Stored data
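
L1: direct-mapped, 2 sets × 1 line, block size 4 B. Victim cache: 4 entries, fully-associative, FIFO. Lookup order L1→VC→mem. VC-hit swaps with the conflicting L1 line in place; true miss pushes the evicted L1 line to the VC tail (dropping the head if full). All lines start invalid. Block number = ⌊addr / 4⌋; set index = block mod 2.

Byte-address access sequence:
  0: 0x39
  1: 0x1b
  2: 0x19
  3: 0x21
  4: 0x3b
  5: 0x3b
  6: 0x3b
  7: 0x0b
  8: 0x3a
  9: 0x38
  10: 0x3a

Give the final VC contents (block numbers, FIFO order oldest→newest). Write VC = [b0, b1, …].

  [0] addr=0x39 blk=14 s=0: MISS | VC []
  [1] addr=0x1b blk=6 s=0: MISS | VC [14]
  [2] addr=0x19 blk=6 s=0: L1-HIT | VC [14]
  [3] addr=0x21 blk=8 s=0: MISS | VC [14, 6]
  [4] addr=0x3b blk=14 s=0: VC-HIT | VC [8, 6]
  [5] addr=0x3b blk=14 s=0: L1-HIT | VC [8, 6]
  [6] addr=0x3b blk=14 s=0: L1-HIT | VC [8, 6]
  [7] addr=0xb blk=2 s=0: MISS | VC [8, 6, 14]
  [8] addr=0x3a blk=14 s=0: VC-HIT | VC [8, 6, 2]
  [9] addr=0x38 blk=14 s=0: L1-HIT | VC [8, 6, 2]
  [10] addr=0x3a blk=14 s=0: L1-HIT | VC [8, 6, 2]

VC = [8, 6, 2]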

:: Task item ::
The answer must be exactly the lines from the one containing "Give the final" through the final line of the data, both ends included, and nothing else.

:: Written response ::
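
Give the final VC contents (block numbers, FIFO order oldest→newest). Write VC = [b0, b1, …].

  [0] addr=0x39 blk=14 s=0: MISS | VC []
  [1] addr=0x1b blk=6 s=0: MISS | VC [14]
  [2] addr=0x19 blk=6 s=0: L1-HIT | VC [14]
  [3] addr=0x21 blk=8 s=0: MISS | VC [14, 6]
  [4] addr=0x3b blk=14 s=0: VC-HIT | VC [8, 6]
  [5] addr=0x3b blk=14 s=0: L1-HIT | VC [8, 6]
  [6] addr=0x3b blk=14 s=0: L1-HIT | VC [8, 6]
  [7] addr=0xb blk=2 s=0: MISS | VC [8, 6, 14]
  [8] addr=0x3a blk=14 s=0: VC-HIT | VC [8, 6, 2]
  [9] addr=0x38 blk=14 s=0: L1-HIT | VC [8, 6, 2]
  [10] addr=0x3a blk=14 s=0: L1-HIT | VC [8, 6, 2]

VC = [8, 6, 2]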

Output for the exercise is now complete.